## The task
Only the lines from the one with "Z | -22/5 | 0" onward are wanted, through the last line of the entries, set down exactly.

## Excerpted data
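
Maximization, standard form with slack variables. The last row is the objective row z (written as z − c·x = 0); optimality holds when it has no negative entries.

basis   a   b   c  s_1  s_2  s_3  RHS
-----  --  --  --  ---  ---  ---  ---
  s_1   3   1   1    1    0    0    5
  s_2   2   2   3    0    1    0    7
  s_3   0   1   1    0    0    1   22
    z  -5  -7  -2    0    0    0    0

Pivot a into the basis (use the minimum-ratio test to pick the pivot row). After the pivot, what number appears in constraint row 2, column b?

Ratio test on column a — row 1: 5/3 = 5/3; row 2: 7/2 = 7/2; row 3: entry 0 ≤ 0. Minimum is 5/3 at row 1 (s_1 leaves); pivot element 3.
Divide row 1 by 3; eliminate column a from the other rows.
Row 2 update in column b: 2 − 2·(1/3) = 4/3.

4/3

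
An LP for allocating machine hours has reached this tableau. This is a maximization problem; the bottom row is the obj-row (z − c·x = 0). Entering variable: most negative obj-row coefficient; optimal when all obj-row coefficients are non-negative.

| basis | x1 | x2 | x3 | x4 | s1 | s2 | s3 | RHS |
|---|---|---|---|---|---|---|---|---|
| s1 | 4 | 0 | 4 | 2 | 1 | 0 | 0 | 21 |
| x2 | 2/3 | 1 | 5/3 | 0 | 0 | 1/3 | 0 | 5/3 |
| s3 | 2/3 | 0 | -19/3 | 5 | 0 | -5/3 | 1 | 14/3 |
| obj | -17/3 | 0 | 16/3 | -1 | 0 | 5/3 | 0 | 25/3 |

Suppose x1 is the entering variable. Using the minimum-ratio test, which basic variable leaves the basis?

Column x1 entries and ratios — s1: 21/4 = 21/4; x2: (5/3)/(2/3) = 5/2; s3: (14/3)/(2/3) = 7.
Smallest ratio is 5/2 in the row of x2, so x2 leaves.

x2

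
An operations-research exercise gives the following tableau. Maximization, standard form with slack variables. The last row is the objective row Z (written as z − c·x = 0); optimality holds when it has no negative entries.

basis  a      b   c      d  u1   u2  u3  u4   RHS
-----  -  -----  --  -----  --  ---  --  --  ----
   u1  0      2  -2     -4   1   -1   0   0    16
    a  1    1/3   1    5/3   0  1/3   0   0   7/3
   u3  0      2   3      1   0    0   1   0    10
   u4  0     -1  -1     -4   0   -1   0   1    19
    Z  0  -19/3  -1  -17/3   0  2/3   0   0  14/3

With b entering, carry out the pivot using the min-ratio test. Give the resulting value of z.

109/3

Ratio test on column b — row 1: 16/2 = 8; row 2: (7/3)/(1/3) = 7; row 3: 10/2 = 5; row 4: entry -1 ≤ 0. Minimum is 5 at row 3 (u3 leaves); pivot element 2.
Pivot on row 3; the Z-row RHS becomes 14/3 − (-19/3)·5 = 109/3.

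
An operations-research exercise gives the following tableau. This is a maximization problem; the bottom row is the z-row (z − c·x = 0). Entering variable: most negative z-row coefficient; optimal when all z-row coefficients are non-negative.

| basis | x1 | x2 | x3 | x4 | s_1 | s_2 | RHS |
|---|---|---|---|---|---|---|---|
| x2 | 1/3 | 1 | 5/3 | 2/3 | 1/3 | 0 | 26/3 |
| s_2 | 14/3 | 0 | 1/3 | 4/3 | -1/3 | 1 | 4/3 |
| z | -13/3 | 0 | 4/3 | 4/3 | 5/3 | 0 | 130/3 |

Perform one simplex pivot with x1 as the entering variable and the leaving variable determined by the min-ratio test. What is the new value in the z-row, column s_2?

13/14

Ratio test on column x1 — row 1: (26/3)/(1/3) = 26; row 2: (4/3)/(14/3) = 2/7. Minimum is 2/7 at row 2 (s_2 leaves); pivot element 14/3.
Divide row 2 by 14/3; eliminate column x1 from the other rows.
z-row update in column s_2: 0 − (-13/3)·(3/14) = 13/14.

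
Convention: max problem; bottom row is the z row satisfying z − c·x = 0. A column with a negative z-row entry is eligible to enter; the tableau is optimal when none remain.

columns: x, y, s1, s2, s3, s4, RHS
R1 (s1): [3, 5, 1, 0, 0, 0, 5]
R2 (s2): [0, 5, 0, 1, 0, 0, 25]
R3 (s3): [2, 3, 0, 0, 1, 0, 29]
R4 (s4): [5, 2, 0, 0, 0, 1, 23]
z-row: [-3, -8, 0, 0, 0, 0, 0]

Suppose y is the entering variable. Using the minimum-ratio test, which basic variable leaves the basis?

Column y entries and ratios — s1: 5/5 = 1; s2: 25/5 = 5; s3: 29/3 = 29/3; s4: 23/2 = 23/2.
Smallest ratio is 1 in the row of s1, so s1 leaves.

s1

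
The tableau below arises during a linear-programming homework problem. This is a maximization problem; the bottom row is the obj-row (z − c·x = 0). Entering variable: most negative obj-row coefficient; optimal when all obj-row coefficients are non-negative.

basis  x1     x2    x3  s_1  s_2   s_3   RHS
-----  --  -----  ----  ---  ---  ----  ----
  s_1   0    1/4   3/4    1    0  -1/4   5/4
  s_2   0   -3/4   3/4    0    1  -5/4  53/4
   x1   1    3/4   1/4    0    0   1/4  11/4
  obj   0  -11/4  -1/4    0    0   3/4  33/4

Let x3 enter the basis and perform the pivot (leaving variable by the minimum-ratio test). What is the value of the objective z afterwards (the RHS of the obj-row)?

Ratio test on column x3 — row 1: (5/4)/(3/4) = 5/3; row 2: (53/4)/(3/4) = 53/3; row 3: (11/4)/(1/4) = 11. Minimum is 5/3 at row 1 (s_1 leaves); pivot element 3/4.
Pivot on row 1; the obj-row RHS becomes 33/4 − (-1/4)·(5/3) = 26/3.

26/3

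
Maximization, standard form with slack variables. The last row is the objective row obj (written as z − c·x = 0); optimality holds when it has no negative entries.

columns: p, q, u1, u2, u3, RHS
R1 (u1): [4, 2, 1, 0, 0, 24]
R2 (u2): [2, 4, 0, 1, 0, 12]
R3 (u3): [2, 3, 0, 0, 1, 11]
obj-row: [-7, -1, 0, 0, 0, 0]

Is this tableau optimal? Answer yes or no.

The obj-row has a negative entry -7 in column p, so it is not optimal.

no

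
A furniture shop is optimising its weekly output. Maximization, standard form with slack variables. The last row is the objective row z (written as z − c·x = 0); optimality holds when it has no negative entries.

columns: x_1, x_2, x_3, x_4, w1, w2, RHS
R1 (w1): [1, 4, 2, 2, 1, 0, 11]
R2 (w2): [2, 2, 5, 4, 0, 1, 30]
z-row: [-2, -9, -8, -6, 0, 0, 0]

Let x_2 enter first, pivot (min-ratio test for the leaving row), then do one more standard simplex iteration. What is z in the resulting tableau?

44

Ratio test on column x_2 — row 1: 11/4 = 11/4; row 2: 30/2 = 15. Minimum is 11/4 at row 1 (w1 leaves); pivot element 4.
Pivot on row 1; the z-row RHS becomes 0 − (-9)·(11/4) = 99/4.
Next entering variable (most negative z-row entry -7/2): x_3.
Ratio test on column x_3 — row 1: (11/4)/(1/2) = 11/2; row 2: (49/2)/4 = 49/8. Minimum is 11/2 at row 1 (x_2 leaves); pivot element 1/2.
After the second pivot the z-row RHS is 99/4 − (-7/2)·(11/2) = 44.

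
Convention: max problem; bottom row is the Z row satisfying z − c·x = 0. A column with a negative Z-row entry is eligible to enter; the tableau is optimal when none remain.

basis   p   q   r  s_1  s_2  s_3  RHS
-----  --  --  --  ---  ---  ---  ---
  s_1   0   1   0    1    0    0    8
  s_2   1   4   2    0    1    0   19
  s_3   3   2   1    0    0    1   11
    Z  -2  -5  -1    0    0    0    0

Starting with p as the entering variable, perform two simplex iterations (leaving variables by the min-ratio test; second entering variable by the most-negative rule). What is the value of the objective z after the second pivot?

Ratio test on column p — row 1: entry 0 ≤ 0; row 2: 19/1 = 19; row 3: 11/3 = 11/3. Minimum is 11/3 at row 3 (s_3 leaves); pivot element 3.
Pivot on row 3; the Z-row RHS becomes 0 − (-2)·(11/3) = 22/3.
Next entering variable (most negative Z-row entry -11/3): q.
Ratio test on column q — row 1: 8/1 = 8; row 2: (46/3)/(10/3) = 23/5; row 3: (11/3)/(2/3) = 11/2. Minimum is 23/5 at row 2 (s_2 leaves); pivot element 10/3.
After the second pivot the Z-row RHS is 22/3 − (-11/3)·(23/5) = 121/5.

121/5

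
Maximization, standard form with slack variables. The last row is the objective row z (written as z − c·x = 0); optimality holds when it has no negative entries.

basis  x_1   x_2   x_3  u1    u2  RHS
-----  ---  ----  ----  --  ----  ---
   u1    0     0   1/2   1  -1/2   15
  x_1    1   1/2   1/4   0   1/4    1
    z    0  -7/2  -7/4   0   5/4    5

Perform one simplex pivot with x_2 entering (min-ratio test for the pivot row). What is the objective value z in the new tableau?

Ratio test on column x_2 — row 1: entry 0 ≤ 0; row 2: 1/(1/2) = 2. Minimum is 2 at row 2 (x_1 leaves); pivot element 1/2.
Pivot on row 2; the z-row RHS becomes 5 − (-7/2)·2 = 12.

12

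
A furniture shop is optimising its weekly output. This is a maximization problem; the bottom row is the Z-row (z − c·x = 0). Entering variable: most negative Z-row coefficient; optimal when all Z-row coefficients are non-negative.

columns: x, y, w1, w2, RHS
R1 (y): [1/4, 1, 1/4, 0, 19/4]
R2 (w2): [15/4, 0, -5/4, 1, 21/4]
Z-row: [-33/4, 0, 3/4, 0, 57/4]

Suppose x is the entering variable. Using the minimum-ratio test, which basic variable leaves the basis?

Column x entries and ratios — y: (19/4)/(1/4) = 19; w2: (21/4)/(15/4) = 7/5.
Smallest ratio is 7/5 in the row of w2, so w2 leaves.

w2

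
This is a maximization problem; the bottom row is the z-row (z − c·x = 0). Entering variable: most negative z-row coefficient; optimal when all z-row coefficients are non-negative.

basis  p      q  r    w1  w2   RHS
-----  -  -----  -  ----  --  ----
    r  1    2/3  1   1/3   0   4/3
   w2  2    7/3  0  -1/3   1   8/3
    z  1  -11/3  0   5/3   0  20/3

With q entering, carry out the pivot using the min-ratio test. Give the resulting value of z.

76/7

Ratio test on column q — row 1: (4/3)/(2/3) = 2; row 2: (8/3)/(7/3) = 8/7. Minimum is 8/7 at row 2 (w2 leaves); pivot element 7/3.
Pivot on row 2; the z-row RHS becomes 20/3 − (-11/3)·(8/7) = 76/7.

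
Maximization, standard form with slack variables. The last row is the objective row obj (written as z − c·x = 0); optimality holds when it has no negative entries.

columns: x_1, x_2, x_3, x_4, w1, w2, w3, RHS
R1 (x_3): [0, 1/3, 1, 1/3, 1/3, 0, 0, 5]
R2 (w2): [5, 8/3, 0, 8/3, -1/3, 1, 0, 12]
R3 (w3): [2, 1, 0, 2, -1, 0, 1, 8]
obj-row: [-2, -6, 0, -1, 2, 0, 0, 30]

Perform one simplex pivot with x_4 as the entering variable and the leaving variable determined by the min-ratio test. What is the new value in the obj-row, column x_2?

-11/2

Ratio test on column x_4 — row 1: 5/(1/3) = 15; row 2: 12/(8/3) = 9/2; row 3: 8/2 = 4. Minimum is 4 at row 3 (w3 leaves); pivot element 2.
Divide row 3 by 2; eliminate column x_4 from the other rows.
obj-row update in column x_2: -6 − (-1)·(1/2) = -11/2.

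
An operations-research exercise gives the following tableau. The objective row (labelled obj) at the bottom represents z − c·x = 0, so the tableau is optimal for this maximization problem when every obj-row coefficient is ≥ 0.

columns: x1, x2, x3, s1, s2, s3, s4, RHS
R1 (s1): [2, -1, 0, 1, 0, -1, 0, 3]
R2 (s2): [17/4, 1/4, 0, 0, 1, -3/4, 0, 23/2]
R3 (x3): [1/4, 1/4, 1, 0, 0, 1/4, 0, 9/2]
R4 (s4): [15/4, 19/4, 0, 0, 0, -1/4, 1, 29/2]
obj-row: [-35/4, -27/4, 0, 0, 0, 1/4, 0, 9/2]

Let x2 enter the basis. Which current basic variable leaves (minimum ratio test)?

Column x2 entries and ratios — s1: -1 ≤ 0, skip; s2: (23/2)/(1/4) = 46; x3: (9/2)/(1/4) = 18; s4: (29/2)/(19/4) = 58/19.
Smallest ratio is 58/19 in the row of s4, so s4 leaves.

s4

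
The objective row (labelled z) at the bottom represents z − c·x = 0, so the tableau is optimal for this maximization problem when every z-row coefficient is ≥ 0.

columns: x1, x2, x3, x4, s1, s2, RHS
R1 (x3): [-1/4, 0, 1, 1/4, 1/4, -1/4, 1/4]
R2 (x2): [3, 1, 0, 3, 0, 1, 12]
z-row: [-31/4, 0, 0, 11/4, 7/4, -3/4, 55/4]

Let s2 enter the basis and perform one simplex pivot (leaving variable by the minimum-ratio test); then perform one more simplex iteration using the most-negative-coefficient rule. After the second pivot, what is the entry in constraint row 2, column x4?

1

Ratio test on column s2 — row 1: entry -1/4 ≤ 0; row 2: 12/1 = 12. Minimum is 12 at row 2 (x2 leaves); pivot element 1.
Divide row 2 by 1; eliminate column s2 from the other rows.
Second iteration: most negative z-row entry is -11/2 in column x1, so x1 enters.
Ratio test on column x1 — row 1: (13/4)/(1/2) = 13/2; row 2: 12/3 = 4. Minimum is 4 at row 2 (s2 leaves); pivot element 3.
Divide row 2 by 3; eliminate column x1 from the other rows.
After both pivots, the entry at constraint row 2, column x4 is 1.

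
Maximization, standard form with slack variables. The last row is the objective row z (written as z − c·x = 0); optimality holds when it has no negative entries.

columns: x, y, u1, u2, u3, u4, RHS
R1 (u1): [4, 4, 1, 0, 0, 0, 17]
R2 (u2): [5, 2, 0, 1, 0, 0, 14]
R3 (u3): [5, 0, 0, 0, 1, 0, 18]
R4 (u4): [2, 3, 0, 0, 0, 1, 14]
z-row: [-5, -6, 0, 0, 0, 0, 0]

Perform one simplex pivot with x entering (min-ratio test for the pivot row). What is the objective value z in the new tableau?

Ratio test on column x — row 1: 17/4 = 17/4; row 2: 14/5 = 14/5; row 3: 18/5 = 18/5; row 4: 14/2 = 7. Minimum is 14/5 at row 2 (u2 leaves); pivot element 5.
Pivot on row 2; the z-row RHS becomes 0 − (-5)·(14/5) = 14.

14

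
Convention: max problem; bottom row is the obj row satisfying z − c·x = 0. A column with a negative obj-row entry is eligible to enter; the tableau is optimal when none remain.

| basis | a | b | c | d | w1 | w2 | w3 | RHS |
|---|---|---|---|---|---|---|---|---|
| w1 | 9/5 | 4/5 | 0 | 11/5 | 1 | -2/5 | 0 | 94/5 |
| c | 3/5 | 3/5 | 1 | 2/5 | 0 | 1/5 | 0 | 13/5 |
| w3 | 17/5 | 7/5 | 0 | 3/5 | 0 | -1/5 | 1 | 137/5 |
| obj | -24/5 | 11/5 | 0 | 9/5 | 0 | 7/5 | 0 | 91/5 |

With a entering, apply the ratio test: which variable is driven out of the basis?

c

Column a entries and ratios — w1: (94/5)/(9/5) = 94/9; c: (13/5)/(3/5) = 13/3; w3: (137/5)/(17/5) = 137/17.
Smallest ratio is 13/3 in the row of c, so c leaves.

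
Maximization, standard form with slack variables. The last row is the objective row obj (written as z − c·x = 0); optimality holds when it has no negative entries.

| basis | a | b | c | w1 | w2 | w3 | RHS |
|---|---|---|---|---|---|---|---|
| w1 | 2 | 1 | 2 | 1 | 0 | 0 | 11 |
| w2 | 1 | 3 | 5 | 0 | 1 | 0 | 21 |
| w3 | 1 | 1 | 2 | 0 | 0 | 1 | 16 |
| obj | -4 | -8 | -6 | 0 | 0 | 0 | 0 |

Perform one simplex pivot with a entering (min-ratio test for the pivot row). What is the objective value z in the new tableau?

Ratio test on column a — row 1: 11/2 = 11/2; row 2: 21/1 = 21; row 3: 16/1 = 16. Minimum is 11/2 at row 1 (w1 leaves); pivot element 2.
Pivot on row 1; the obj-row RHS becomes 0 − (-4)·(11/2) = 22.

22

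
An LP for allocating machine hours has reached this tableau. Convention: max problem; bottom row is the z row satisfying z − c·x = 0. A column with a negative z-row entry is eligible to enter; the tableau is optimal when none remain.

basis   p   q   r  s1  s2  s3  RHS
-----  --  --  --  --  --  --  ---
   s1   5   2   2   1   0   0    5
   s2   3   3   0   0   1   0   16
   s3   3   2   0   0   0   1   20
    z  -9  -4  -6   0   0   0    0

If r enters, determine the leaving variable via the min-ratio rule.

s1

Column r entries and ratios — s1: 5/2 = 5/2; s2: 0 ≤ 0, skip; s3: 0 ≤ 0, skip.
Smallest ratio is 5/2 in the row of s1, so s1 leaves.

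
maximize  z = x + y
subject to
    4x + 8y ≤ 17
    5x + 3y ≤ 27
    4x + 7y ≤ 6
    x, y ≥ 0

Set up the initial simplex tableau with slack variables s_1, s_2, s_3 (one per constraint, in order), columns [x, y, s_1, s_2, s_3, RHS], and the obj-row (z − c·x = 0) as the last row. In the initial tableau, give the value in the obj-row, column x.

The obj-row carries the negated objective coefficients: the x entry is -1.

-1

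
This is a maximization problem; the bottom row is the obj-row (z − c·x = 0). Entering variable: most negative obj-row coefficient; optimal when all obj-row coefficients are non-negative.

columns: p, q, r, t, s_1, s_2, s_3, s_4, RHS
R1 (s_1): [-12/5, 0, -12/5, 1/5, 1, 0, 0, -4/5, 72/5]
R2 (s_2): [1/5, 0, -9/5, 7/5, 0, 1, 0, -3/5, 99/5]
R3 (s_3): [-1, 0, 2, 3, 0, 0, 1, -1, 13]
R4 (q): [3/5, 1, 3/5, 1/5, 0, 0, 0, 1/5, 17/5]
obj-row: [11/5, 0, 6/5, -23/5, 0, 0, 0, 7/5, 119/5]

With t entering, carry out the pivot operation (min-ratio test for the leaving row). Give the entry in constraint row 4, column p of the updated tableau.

2/3

Ratio test on column t — row 1: (72/5)/(1/5) = 72; row 2: (99/5)/(7/5) = 99/7; row 3: 13/3 = 13/3; row 4: (17/5)/(1/5) = 17. Minimum is 13/3 at row 3 (s_3 leaves); pivot element 3.
Divide row 3 by 3; eliminate column t from the other rows.
Row 4 update in column p: 3/5 − (1/5)·(-1/3) = 2/3.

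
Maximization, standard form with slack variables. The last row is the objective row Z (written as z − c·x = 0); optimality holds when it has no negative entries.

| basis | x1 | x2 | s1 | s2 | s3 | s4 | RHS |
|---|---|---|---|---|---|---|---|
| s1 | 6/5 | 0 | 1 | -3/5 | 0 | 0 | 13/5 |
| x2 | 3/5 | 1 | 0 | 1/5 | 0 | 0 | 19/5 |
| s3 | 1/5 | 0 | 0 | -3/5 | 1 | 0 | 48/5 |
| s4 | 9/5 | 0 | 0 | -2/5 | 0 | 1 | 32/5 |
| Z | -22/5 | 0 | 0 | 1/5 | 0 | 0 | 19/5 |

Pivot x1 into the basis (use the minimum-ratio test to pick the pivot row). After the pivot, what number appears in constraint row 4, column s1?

Ratio test on column x1 — row 1: (13/5)/(6/5) = 13/6; row 2: (19/5)/(3/5) = 19/3; row 3: (48/5)/(1/5) = 48; row 4: (32/5)/(9/5) = 32/9. Minimum is 13/6 at row 1 (s1 leaves); pivot element 6/5.
Divide row 1 by 6/5; eliminate column x1 from the other rows.
Row 4 update in column s1: 0 − (9/5)·(5/6) = -3/2.

-3/2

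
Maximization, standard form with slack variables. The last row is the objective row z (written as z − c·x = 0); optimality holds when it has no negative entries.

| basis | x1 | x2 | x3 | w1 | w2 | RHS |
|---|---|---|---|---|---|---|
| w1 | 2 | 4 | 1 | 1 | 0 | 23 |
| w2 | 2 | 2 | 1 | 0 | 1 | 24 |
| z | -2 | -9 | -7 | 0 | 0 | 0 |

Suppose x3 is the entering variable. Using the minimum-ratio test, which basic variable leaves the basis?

w1

Column x3 entries and ratios — w1: 23/1 = 23; w2: 24/1 = 24.
Smallest ratio is 23 in the row of w1, so w1 leaves.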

## Reply to the exercise
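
| Z | -22/5 | 0 | 0 | 1/5 | 0 | 0 | 19/5 |

Pivot x1 into the basis (use the minimum-ratio test to pick the pivot row). After the pivot, what number appears in constraint row 4, column s1?

Ratio test on column x1 — row 1: (13/5)/(6/5) = 13/6; row 2: (19/5)/(3/5) = 19/3; row 3: (48/5)/(1/5) = 48; row 4: (32/5)/(9/5) = 32/9. Minimum is 13/6 at row 1 (s1 leaves); pivot element 6/5.
Divide row 1 by 6/5; eliminate column x1 from the other rows.
Row 4 update in column s1: 0 − (9/5)·(5/6) = -3/2.

-3/2

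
Maximization, standard form with slack variables. The last row is the objective row z (written as z − c·x = 0); optimality holds when it has no negative entries.

| basis | x1 | x2 | x3 | w1 | w2 | RHS |
|---|---|---|---|---|---|---|
| w1 | 2 | 4 | 1 | 1 | 0 | 23 |
| w2 | 2 | 2 | 1 | 0 | 1 | 24 |
| z | -2 | -9 | -7 | 0 | 0 | 0 |

Suppose x3 is the entering variable. Using the minimum-ratio test, which basic variable leaves the basis?

w1

Column x3 entries and ratios — w1: 23/1 = 23; w2: 24/1 = 24.
Smallest ratio is 23 in the row of w1, so w1 leaves.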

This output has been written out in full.